**Your task**
Where the word "officers" shows up in the entries below, please copy the whole line.

**Data for review**

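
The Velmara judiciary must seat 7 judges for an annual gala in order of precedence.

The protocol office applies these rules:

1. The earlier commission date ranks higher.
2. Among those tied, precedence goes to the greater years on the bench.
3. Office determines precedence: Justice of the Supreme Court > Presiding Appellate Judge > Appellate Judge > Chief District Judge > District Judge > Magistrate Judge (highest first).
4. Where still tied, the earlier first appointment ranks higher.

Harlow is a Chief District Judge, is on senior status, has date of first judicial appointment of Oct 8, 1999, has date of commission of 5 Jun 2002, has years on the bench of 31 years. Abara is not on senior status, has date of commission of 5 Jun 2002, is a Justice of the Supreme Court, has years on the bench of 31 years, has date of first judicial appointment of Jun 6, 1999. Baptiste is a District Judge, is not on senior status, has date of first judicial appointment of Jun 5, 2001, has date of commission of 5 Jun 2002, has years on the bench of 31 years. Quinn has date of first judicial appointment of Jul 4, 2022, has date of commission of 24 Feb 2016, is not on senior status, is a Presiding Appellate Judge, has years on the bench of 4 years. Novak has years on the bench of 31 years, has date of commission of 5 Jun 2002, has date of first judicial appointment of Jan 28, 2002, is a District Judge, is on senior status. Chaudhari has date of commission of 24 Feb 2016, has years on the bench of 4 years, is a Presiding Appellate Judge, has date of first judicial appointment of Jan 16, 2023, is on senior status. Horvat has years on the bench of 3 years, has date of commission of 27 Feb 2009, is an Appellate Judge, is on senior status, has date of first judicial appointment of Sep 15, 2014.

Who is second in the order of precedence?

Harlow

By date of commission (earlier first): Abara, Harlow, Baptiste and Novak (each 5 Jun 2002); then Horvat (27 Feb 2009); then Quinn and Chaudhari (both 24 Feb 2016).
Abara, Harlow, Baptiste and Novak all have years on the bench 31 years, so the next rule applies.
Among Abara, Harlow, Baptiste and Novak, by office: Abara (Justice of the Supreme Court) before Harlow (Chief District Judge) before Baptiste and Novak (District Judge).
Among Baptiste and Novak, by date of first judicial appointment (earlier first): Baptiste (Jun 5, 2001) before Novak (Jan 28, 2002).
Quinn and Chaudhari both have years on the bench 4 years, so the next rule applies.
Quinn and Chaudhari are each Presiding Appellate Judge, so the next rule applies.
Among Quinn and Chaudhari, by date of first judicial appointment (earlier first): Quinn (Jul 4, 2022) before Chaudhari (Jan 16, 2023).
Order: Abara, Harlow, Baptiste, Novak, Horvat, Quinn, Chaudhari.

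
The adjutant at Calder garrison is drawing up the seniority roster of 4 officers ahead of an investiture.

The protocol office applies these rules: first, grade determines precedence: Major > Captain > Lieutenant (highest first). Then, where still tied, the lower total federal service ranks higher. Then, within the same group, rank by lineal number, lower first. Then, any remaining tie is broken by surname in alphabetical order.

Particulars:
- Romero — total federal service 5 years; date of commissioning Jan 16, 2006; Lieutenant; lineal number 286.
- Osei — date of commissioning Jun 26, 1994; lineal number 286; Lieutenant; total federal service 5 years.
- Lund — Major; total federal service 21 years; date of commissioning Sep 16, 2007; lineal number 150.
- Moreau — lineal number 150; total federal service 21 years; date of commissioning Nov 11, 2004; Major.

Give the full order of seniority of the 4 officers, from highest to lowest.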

**Output for this exercise**
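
The adjutant at Calder garrison is drawing up the seniority roster of 4 officers ahead of an investiture.
Give the full order of seniority of the 4 officers, from highest to lowest.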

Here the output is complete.